## [Your objective]
Repeat the data precisely as given.
*** Source records Section Begins ***
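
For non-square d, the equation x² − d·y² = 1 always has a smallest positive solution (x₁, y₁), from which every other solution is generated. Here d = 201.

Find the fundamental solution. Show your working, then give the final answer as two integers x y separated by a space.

√201 → a₀=14, period (5,1,1,1,2,…,1,5,28); ℓ=14 even so k=13
k=0  a_k=14  p_k/q_k = 14/1
k=1  a_k=5  p_k/q_k = 71/5
k=2  a_k=1  p_k/q_k = 85/6
k=3  a_k=1  p_k/q_k = 156/11
k=4  a_k=1  p_k/q_k = 241/17
…
k=6  a_k=1  p_k/q_k = 879/62
k=7  a_k=8  p_k/q_k = 7670/541
…
k=9  a_k=2  p_k/q_k = 24768/1747
k=10  a_k=1  p_k/q_k = 33317/2350
k=11  a_k=1  p_k/q_k = 58085/4097
k=12  a_k=1  p_k/q_k = 91402/6447
k=13  a_k=5  p_k/q_k = 515095/36332
→ (515095, 36332).  Check: 515095²=265322859025, 201·36332²=265322859024, difference 1.

515095 36332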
*** Source records Section Ends ***
## [Result for this exercise]
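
For non-square d, the equation x² − d·y² = 1 always has a smallest positive solution (x₁, y₁), from which every other solution is generated. Here d = 201.

Find the fundamental solution. Show your working, then give the final answer as two integers x y separated by a space.

√201 → a₀=14, period (5,1,1,1,2,…,1,5,28); ℓ=14 even so k=13
k=0  a_k=14  p_k/q_k = 14/1
k=1  a_k=5  p_k/q_k = 71/5
k=2  a_k=1  p_k/q_k = 85/6
k=3  a_k=1  p_k/q_k = 156/11
k=4  a_k=1  p_k/q_k = 241/17
…
k=6  a_k=1  p_k/q_k = 879/62
k=7  a_k=8  p_k/q_k = 7670/541
…
k=9  a_k=2  p_k/q_k = 24768/1747
k=10  a_k=1  p_k/q_k = 33317/2350
k=11  a_k=1  p_k/q_k = 58085/4097
k=12  a_k=1  p_k/q_k = 91402/6447
k=13  a_k=5  p_k/q_k = 515095/36332
→ (515095, 36332).  Check: 515095²=265322859025, 201·36332²=265322859024, difference 1.

515095 36332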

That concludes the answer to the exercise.